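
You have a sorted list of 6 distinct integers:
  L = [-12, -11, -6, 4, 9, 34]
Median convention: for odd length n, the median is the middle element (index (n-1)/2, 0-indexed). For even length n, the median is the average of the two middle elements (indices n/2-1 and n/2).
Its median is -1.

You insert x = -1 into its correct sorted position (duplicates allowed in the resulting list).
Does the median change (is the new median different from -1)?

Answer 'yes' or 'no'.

Answer: no

Derivation:
Old median = -1
Insert x = -1
New median = -1
Changed? no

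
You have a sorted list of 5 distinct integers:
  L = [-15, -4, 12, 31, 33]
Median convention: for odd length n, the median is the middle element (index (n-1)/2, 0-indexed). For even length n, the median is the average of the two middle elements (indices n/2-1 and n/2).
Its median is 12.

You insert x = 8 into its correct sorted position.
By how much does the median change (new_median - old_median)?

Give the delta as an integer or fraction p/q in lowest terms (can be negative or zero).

Answer: -2

Derivation:
Old median = 12
After inserting x = 8: new sorted = [-15, -4, 8, 12, 31, 33]
New median = 10
Delta = 10 - 12 = -2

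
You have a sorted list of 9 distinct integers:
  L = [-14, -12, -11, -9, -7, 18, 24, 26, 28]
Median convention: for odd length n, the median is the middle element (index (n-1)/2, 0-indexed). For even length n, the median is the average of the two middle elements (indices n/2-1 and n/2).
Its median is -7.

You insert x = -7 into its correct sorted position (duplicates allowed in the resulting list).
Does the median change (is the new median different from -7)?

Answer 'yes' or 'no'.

Answer: no

Derivation:
Old median = -7
Insert x = -7
New median = -7
Changed? no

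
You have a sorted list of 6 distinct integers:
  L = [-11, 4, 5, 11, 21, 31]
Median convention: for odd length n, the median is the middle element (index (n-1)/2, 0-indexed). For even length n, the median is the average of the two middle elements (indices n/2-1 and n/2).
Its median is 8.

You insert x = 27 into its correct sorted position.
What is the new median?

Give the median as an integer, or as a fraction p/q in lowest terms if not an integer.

Answer: 11

Derivation:
Old list (sorted, length 6): [-11, 4, 5, 11, 21, 31]
Old median = 8
Insert x = 27
Old length even (6). Middle pair: indices 2,3 = 5,11.
New length odd (7). New median = single middle element.
x = 27: 5 elements are < x, 1 elements are > x.
New sorted list: [-11, 4, 5, 11, 21, 27, 31]
New median = 11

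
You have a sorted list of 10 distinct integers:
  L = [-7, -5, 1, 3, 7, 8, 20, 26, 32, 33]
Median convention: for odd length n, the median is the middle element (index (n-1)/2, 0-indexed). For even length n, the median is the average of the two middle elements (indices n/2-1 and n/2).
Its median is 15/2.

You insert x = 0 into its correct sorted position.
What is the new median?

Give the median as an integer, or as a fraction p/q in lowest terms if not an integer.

Old list (sorted, length 10): [-7, -5, 1, 3, 7, 8, 20, 26, 32, 33]
Old median = 15/2
Insert x = 0
Old length even (10). Middle pair: indices 4,5 = 7,8.
New length odd (11). New median = single middle element.
x = 0: 2 elements are < x, 8 elements are > x.
New sorted list: [-7, -5, 0, 1, 3, 7, 8, 20, 26, 32, 33]
New median = 7

Answer: 7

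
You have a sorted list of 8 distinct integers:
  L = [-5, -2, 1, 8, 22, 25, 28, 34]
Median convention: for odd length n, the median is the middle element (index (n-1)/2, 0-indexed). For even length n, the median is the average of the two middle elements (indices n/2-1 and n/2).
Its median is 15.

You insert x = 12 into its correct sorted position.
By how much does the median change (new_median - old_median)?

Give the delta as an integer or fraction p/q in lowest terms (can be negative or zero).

Answer: -3

Derivation:
Old median = 15
After inserting x = 12: new sorted = [-5, -2, 1, 8, 12, 22, 25, 28, 34]
New median = 12
Delta = 12 - 15 = -3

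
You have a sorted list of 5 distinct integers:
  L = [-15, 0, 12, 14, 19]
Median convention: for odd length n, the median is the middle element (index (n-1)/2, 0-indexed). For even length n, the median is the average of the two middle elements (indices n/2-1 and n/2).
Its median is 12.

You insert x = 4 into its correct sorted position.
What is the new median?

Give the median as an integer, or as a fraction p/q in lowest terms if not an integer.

Answer: 8

Derivation:
Old list (sorted, length 5): [-15, 0, 12, 14, 19]
Old median = 12
Insert x = 4
Old length odd (5). Middle was index 2 = 12.
New length even (6). New median = avg of two middle elements.
x = 4: 2 elements are < x, 3 elements are > x.
New sorted list: [-15, 0, 4, 12, 14, 19]
New median = 8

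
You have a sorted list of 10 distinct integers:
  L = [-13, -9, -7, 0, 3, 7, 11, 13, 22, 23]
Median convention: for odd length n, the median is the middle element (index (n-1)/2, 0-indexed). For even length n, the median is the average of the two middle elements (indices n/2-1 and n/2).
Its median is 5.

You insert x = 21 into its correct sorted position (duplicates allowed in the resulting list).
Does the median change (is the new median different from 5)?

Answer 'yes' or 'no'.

Answer: yes

Derivation:
Old median = 5
Insert x = 21
New median = 7
Changed? yes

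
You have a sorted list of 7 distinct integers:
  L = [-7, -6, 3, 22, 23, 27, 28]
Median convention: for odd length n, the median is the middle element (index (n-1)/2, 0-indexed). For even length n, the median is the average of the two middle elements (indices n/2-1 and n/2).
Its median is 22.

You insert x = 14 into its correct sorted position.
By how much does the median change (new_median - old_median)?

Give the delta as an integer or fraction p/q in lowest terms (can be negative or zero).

Old median = 22
After inserting x = 14: new sorted = [-7, -6, 3, 14, 22, 23, 27, 28]
New median = 18
Delta = 18 - 22 = -4

Answer: -4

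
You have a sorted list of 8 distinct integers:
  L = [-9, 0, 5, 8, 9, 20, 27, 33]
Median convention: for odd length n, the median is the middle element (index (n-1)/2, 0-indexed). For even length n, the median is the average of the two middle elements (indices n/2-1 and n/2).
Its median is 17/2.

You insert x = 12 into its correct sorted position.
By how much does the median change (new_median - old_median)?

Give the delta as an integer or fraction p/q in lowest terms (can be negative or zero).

Old median = 17/2
After inserting x = 12: new sorted = [-9, 0, 5, 8, 9, 12, 20, 27, 33]
New median = 9
Delta = 9 - 17/2 = 1/2

Answer: 1/2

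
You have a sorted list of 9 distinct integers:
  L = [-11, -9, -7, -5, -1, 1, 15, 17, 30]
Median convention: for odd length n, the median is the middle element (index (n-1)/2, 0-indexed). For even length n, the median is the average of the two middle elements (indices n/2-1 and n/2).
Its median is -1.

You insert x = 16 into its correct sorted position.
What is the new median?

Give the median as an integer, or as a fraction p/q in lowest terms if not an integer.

Answer: 0

Derivation:
Old list (sorted, length 9): [-11, -9, -7, -5, -1, 1, 15, 17, 30]
Old median = -1
Insert x = 16
Old length odd (9). Middle was index 4 = -1.
New length even (10). New median = avg of two middle elements.
x = 16: 7 elements are < x, 2 elements are > x.
New sorted list: [-11, -9, -7, -5, -1, 1, 15, 16, 17, 30]
New median = 0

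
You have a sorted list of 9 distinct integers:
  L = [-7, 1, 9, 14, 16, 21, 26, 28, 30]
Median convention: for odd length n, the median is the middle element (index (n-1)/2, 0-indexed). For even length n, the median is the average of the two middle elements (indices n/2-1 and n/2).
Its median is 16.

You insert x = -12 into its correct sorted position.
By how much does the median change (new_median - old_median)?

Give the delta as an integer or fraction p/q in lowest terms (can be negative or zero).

Answer: -1

Derivation:
Old median = 16
After inserting x = -12: new sorted = [-12, -7, 1, 9, 14, 16, 21, 26, 28, 30]
New median = 15
Delta = 15 - 16 = -1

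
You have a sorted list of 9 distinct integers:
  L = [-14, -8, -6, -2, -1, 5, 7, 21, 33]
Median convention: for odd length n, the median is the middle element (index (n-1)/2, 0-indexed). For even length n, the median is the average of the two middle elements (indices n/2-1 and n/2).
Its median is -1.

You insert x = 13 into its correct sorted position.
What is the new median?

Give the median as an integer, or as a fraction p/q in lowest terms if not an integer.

Answer: 2

Derivation:
Old list (sorted, length 9): [-14, -8, -6, -2, -1, 5, 7, 21, 33]
Old median = -1
Insert x = 13
Old length odd (9). Middle was index 4 = -1.
New length even (10). New median = avg of two middle elements.
x = 13: 7 elements are < x, 2 elements are > x.
New sorted list: [-14, -8, -6, -2, -1, 5, 7, 13, 21, 33]
New median = 2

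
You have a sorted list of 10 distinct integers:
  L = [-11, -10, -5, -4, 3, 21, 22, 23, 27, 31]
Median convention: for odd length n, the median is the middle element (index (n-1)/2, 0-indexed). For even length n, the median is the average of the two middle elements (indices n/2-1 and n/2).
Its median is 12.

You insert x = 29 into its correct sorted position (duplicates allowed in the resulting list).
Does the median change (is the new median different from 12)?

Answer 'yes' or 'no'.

Answer: yes

Derivation:
Old median = 12
Insert x = 29
New median = 21
Changed? yes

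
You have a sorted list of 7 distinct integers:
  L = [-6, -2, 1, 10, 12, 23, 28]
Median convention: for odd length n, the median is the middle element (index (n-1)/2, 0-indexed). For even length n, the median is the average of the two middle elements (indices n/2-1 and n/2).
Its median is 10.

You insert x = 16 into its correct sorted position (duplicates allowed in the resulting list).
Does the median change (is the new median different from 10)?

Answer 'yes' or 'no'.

Answer: yes

Derivation:
Old median = 10
Insert x = 16
New median = 11
Changed? yes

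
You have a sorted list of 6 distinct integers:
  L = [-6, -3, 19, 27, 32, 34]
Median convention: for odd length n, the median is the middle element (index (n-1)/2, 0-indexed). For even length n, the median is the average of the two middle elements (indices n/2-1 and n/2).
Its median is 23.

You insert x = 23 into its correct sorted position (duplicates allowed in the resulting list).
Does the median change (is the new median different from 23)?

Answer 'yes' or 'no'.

Old median = 23
Insert x = 23
New median = 23
Changed? no

Answer: no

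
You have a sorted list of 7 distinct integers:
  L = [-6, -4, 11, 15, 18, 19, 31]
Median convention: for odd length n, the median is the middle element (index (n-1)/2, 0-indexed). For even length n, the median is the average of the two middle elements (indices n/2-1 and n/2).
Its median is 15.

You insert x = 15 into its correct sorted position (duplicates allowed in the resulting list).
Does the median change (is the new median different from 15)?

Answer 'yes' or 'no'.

Old median = 15
Insert x = 15
New median = 15
Changed? no

Answer: no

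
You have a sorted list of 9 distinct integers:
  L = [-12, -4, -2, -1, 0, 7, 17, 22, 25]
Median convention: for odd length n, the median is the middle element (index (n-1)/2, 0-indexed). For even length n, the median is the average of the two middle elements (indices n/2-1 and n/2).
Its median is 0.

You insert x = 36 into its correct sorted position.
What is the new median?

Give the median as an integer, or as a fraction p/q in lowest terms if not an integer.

Old list (sorted, length 9): [-12, -4, -2, -1, 0, 7, 17, 22, 25]
Old median = 0
Insert x = 36
Old length odd (9). Middle was index 4 = 0.
New length even (10). New median = avg of two middle elements.
x = 36: 9 elements are < x, 0 elements are > x.
New sorted list: [-12, -4, -2, -1, 0, 7, 17, 22, 25, 36]
New median = 7/2

Answer: 7/2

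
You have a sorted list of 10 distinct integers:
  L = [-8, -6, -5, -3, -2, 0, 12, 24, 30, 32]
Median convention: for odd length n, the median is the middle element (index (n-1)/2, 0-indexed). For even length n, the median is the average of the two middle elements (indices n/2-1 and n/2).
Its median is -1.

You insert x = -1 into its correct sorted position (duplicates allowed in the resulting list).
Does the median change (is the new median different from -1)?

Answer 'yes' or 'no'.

Old median = -1
Insert x = -1
New median = -1
Changed? no

Answer: no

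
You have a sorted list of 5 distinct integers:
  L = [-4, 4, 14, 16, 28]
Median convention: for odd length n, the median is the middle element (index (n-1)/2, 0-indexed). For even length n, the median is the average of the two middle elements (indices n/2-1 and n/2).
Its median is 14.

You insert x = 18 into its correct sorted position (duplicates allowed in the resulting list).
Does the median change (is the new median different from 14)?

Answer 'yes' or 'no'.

Old median = 14
Insert x = 18
New median = 15
Changed? yes

Answer: yes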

- Directions for this task: For every line in the listing above that contains "duplicates", copy that line.

- Written answer:
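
You insert x = -1 into its correct sorted position (duplicates allowed in the resulting list).
You insert x = -7 into its correct sorted position (duplicates allowed in the resulting list).
You insert x = 21 into its correct sorted position (duplicates allowed in the resulting list).
You insert x = 29 into its correct sorted position (duplicates allowed in the resulting list).
You insert x = 16 into its correct sorted position (duplicates allowed in the resulting list).
You insert x = 23 into its correct sorted position (duplicates allowed in the resulting list).
You insert x = 15 into its correct sorted position (duplicates allowed in the resulting list).
You insert x = -1 into its correct sorted position (duplicates allowed in the resulting list).
You insert x = 18 into its correct sorted position (duplicates allowed in the resulting list).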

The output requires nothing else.